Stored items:
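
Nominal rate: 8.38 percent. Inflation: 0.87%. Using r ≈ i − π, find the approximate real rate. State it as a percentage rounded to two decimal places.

r ≈ i − π = 8.38% − 0.87% = 7.51%.

7.51%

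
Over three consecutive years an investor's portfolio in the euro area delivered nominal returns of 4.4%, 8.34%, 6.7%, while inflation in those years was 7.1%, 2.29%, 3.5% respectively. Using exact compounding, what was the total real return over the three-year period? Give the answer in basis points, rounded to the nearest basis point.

644 basis points

Nominal growth factor = 1.0440 × 1.0834 × 1.0670 = 1.206851
Price-level growth factor = 1.0710 × 1.0229 × 1.0350 = 1.133869
Real growth factor = 1.206851 / 1.133869 = 1.064365
Total real return = 1.064365 − 1 → 644 basis points.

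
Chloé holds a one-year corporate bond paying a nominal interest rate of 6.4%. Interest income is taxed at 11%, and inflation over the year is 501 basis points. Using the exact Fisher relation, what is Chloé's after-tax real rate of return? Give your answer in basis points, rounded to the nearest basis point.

65 basis points

After-tax nominal return = 6.4% × (1 − 0.11) = 5.6960%.
1 + r = 1.05696 / 1.05010 = 1.006533
After-tax real rate = 1.006533 − 1 → 65 basis points.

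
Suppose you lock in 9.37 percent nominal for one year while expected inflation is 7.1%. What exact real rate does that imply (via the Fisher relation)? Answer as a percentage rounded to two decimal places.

1 + r = 1.09370 / 1.07100 = 1.021195
r = 1.021195 − 1 = 2.1195%, i.e. 2.12%.

2.12%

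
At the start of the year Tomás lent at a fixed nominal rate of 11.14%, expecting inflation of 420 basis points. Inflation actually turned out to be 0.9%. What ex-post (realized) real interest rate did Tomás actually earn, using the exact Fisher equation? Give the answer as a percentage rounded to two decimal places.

Ex-post: (1 + 0.1114)/(1 + 0.0090) − 1 = 10.1487%
So the realized real rate is 10.15%.

10.15%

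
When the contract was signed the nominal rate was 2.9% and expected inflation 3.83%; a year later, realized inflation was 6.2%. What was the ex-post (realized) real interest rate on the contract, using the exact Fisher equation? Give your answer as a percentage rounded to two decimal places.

-3.11%

Ex-post: (1 + 0.0290)/(1 + 0.0620) − 1 = -3.1073%
So the realized real rate is -3.11%.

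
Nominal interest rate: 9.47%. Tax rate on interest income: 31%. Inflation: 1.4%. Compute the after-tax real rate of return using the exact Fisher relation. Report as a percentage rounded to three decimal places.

5.063%

After-tax nominal return = 9.47% × (1 − 0.31) = 6.5343%.
1 + r = 1.065343 / 1.01400 = 1.050634
After-tax real rate = 1.050634 − 1 → 5.063%.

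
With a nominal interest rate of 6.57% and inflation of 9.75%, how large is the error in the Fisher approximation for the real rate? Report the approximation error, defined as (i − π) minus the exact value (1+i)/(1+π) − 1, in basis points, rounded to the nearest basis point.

-28 basis points

Approximate: r ≈ 6.570% − 9.750% = -3.1800%
Exact: (1 + 0.0657)/(1 + 0.0975) − 1 = -2.8975%
Error = -3.1800% − (-2.8975%) = -0.2825% → -28 basis points.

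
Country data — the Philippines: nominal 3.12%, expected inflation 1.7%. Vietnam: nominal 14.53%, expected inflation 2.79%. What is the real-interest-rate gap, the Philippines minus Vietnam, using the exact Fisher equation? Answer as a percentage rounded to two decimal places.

The Philippines: (1 + 0.0312)/(1 + 0.0170) − 1 = 1.3963%
Vietnam: (1 + 0.1453)/(1 + 0.0279) − 1 = 11.4213%
Differential = 1.3963% − 11.4213% = -10.0251% → -10.03%.

-10.03%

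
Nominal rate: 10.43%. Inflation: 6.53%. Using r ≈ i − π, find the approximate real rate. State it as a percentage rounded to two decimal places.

3.90%

r ≈ i − π = 10.43% − 6.53% = 3.90%.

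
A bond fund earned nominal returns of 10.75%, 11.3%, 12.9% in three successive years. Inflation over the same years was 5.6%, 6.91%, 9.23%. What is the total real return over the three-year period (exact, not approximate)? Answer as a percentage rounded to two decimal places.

12.85%

Nominal growth factor = 1.1075 × 1.1130 × 1.1290 = 1.391659
Price-level growth factor = 1.0560 × 1.0691 × 1.0923 = 1.233173
Real growth factor = 1.391659 / 1.233173 = 1.128518
Total real return = 1.128518 − 1 → 12.85%.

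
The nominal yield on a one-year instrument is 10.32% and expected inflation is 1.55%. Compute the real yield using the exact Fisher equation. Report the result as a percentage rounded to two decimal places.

1 + r = 1.10320 / 1.01550 = 1.086361
r = 1.086361 − 1 = 8.6361%, i.e. 8.64%.

8.64%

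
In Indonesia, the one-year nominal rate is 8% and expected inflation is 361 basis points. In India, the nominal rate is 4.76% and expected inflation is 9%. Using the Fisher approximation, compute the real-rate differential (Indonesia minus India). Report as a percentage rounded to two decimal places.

8.63%

Indonesia: 8% − 3.61% = 4.390%
India: 4.76% − 9% = -4.240%
Differential = 8.630% → 8.63%.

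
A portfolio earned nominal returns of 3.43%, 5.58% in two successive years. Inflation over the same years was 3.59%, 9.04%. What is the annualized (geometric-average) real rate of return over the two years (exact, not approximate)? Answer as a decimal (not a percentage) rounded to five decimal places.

Nominal growth factor = 1.0343 × 1.0558 = 1.09201394
Price-level growth factor = 1.0359 × 1.0904 = 1.12954536
Real growth factor = 1.09201394 / 1.12954536 = 0.96677299
Annualized real rate = 0.96677299^(1/2) − 1 = -1.6754% → -0.01675.

-0.01675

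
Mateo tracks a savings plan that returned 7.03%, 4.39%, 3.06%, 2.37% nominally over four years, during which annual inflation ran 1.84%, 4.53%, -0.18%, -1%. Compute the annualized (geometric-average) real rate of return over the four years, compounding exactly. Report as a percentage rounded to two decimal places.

2.89%

Compound the nominal returns: 1.0703 × 1.0439 × 1.0306 × 1.0237 = 1.17876509.
Compound inflation: 1.0184 × 1.0453 × 0.9982 × 0.9900 = 1.05199119.
Deflate: 1.17876509 / 1.05199119 = 1.12050852.
Annualized real rate = 1.12050852^(1/4) − 1 = 2.8854% → 2.89%.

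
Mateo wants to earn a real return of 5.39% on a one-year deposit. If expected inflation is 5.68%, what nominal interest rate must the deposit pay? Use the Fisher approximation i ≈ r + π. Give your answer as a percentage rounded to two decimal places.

11.07%

i ≈ r + π = 5.39% + 5.68% = 11.07%.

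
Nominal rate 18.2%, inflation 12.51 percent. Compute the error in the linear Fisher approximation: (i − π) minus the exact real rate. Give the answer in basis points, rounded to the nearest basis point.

63 basis points

Approximate: r ≈ 18.200% − 12.510% = 5.6900%
Exact: (1 + 0.1820)/(1 + 0.1251) − 1 = 5.0573%
Error = 5.6900% − 5.0573% = 0.6327% → 63 basis points.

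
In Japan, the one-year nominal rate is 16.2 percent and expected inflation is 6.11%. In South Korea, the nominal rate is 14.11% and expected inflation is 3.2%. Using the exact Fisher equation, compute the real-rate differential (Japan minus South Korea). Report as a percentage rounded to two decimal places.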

Brief: Each entry in the data must be copied exactly.

Output below:
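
Nominal rate: 8.38 percent. Inflation: 0.87%. Using r ≈ i − π, find the approximate real rate. State it as a percentage rounded to two decimal places.

r ≈ i − π = 8.38% − 0.87% = 7.51%.

7.51%

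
Over three consecutive years an investor's portfolio in the euro area delivered nominal returns of 4.4%, 8.34%, 6.7%, while inflation in those years was 7.1%, 2.29%, 3.5% respectively. Using exact compounding, what was the total real return over the three-year period? Give the answer in basis points, rounded to the nearest basis point.

644 basis points

Nominal growth factor = 1.0440 × 1.0834 × 1.0670 = 1.206851
Price-level growth factor = 1.0710 × 1.0229 × 1.0350 = 1.133869
Real growth factor = 1.206851 / 1.133869 = 1.064365
Total real return = 1.064365 − 1 → 644 basis points.

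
Chloé holds a one-year corporate bond paying a nominal interest rate of 6.4%. Interest income is taxed at 11%, and inflation over the year is 501 basis points. Using the exact Fisher relation, what is Chloé's after-tax real rate of return? Give your answer in basis points, rounded to the nearest basis point.

65 basis points

After-tax nominal return = 6.4% × (1 − 0.11) = 5.6960%.
1 + r = 1.05696 / 1.05010 = 1.006533
After-tax real rate = 1.006533 − 1 → 65 basis points.

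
Suppose you lock in 9.37 percent nominal for one year while expected inflation is 7.1%. What exact real rate does that imply (via the Fisher relation)? Answer as a percentage rounded to two decimal places.

1 + r = 1.09370 / 1.07100 = 1.021195
r = 1.021195 − 1 = 2.1195%, i.e. 2.12%.

2.12%

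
At the start of the year Tomás lent at a fixed nominal rate of 11.14%, expecting inflation of 420 basis points. Inflation actually turned out to be 0.9%. What ex-post (realized) real interest rate did Tomás actually earn, using the exact Fisher equation? Give the answer as a percentage rounded to two decimal places.

Ex-post: (1 + 0.1114)/(1 + 0.0090) − 1 = 10.1487%
So the realized real rate is 10.15%.

10.15%

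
When the contract was signed the nominal rate was 2.9% and expected inflation 3.83%; a year later, realized inflation was 6.2%. What was the ex-post (realized) real interest rate on the contract, using the exact Fisher equation? Give your answer as a percentage rounded to two decimal places.

-3.11%

Ex-post: (1 + 0.0290)/(1 + 0.0620) − 1 = -3.1073%
So the realized real rate is -3.11%.

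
Nominal interest rate: 9.47%. Tax rate on interest income: 31%. Inflation: 1.4%. Compute the after-tax real rate of return using the exact Fisher relation. Report as a percentage rounded to three decimal places.

5.063%

After-tax nominal return = 9.47% × (1 − 0.31) = 6.5343%.
1 + r = 1.065343 / 1.01400 = 1.050634
After-tax real rate = 1.050634 − 1 → 5.063%.

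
With a nominal interest rate of 6.57% and inflation of 9.75%, how large is the error in the Fisher approximation for the real rate? Report the approximation error, defined as (i − π) minus the exact value (1+i)/(1+π) − 1, in basis points, rounded to the nearest basis point.

-28 basis points

Approximate: r ≈ 6.570% − 9.750% = -3.1800%
Exact: (1 + 0.0657)/(1 + 0.0975) − 1 = -2.8975%
Error = -3.1800% − (-2.8975%) = -0.2825% → -28 basis points.

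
Country data — the Philippines: nominal 3.12%, expected inflation 1.7%. Vietnam: nominal 14.53%, expected inflation 2.79%. What is the real-interest-rate gap, the Philippines minus Vietnam, using the exact Fisher equation? Answer as a percentage rounded to two decimal places.

The Philippines: (1 + 0.0312)/(1 + 0.0170) − 1 = 1.3963%
Vietnam: (1 + 0.1453)/(1 + 0.0279) − 1 = 11.4213%
Differential = 1.3963% − 11.4213% = -10.0251% → -10.03%.

-10.03%

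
Nominal rate: 10.43%. Inflation: 6.53%. Using r ≈ i − π, find the approximate real rate. State it as a percentage rounded to two decimal places.

3.90%

r ≈ i − π = 10.43% − 6.53% = 3.90%.

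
A bond fund earned nominal returns of 10.75%, 11.3%, 12.9% in three successive years. Inflation over the same years was 5.6%, 6.91%, 9.23%. What is the total real return over the three-year period (exact, not approximate)? Answer as a percentage rounded to two decimal places.

12.85%

Nominal growth factor = 1.1075 × 1.1130 × 1.1290 = 1.391659
Price-level growth factor = 1.0560 × 1.0691 × 1.0923 = 1.233173
Real growth factor = 1.391659 / 1.233173 = 1.128518
Total real return = 1.128518 − 1 → 12.85%.

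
The nominal yield on a one-year instrument is 10.32% and expected inflation is 1.55%. Compute the real yield using the exact Fisher equation. Report the result as a percentage rounded to two decimal places.

1 + r = 1.10320 / 1.01550 = 1.086361
r = 1.086361 − 1 = 8.6361%, i.e. 8.64%.

8.64%

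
In Indonesia, the one-year nominal rate is 8% and expected inflation is 361 basis points. In India, the nominal rate is 4.76% and expected inflation is 9%. Using the Fisher approximation, compute the real-rate differential (Indonesia minus India). Report as a percentage rounded to two decimal places.

8.63%

Indonesia: 8% − 3.61% = 4.390%
India: 4.76% − 9% = -4.240%
Differential = 8.630% → 8.63%.

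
A portfolio earned nominal returns of 3.43%, 5.58% in two successive years. Inflation over the same years was 3.59%, 9.04%. What is the annualized (geometric-average) real rate of return over the two years (exact, not approximate)? Answer as a decimal (not a percentage) rounded to five decimal places.

Nominal growth factor = 1.0343 × 1.0558 = 1.09201394
Price-level growth factor = 1.0359 × 1.0904 = 1.12954536
Real growth factor = 1.09201394 / 1.12954536 = 0.96677299
Annualized real rate = 0.96677299^(1/2) − 1 = -1.6754% → -0.01675.

-0.01675

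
Mateo tracks a savings plan that returned 7.03%, 4.39%, 3.06%, 2.37% nominally over four years, during which annual inflation ran 1.84%, 4.53%, -0.18%, -1%. Compute the annualized (geometric-average) real rate of return over the four years, compounding exactly. Report as a percentage rounded to two decimal places.

2.89%

Compound the nominal returns: 1.0703 × 1.0439 × 1.0306 × 1.0237 = 1.17876509.
Compound inflation: 1.0184 × 1.0453 × 0.9982 × 0.9900 = 1.05199119.
Deflate: 1.17876509 / 1.05199119 = 1.12050852.
Annualized real rate = 1.12050852^(1/4) − 1 = 2.8854% → 2.89%.

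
Mateo wants to earn a real return of 5.39% on a one-year deposit. If expected inflation is 5.68%, what nominal interest rate must the deposit pay? Use the Fisher approximation i ≈ r + π. Give your answer as a percentage rounded to two decimal places.

11.07%

i ≈ r + π = 5.39% + 5.68% = 11.07%.

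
Nominal rate 18.2%, inflation 12.51 percent. Compute the error in the linear Fisher approximation: (i − π) minus the exact real rate. Give the answer in basis points, rounded to the nearest basis point.

63 basis points

Approximate: r ≈ 18.200% − 12.510% = 5.6900%
Exact: (1 + 0.1820)/(1 + 0.1251) − 1 = 5.0573%
Error = 5.6900% − 5.0573% = 0.6327% → 63 basis points.

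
In Japan, the one-year nominal rate is 16.2 percent and expected inflation is 6.11%. In South Korea, the nominal rate is 14.11% and expected inflation is 3.2%. Using the exact Fisher equation, compute the real-rate differential (Japan minus South Korea). Report as a percentage rounded to two decimal places.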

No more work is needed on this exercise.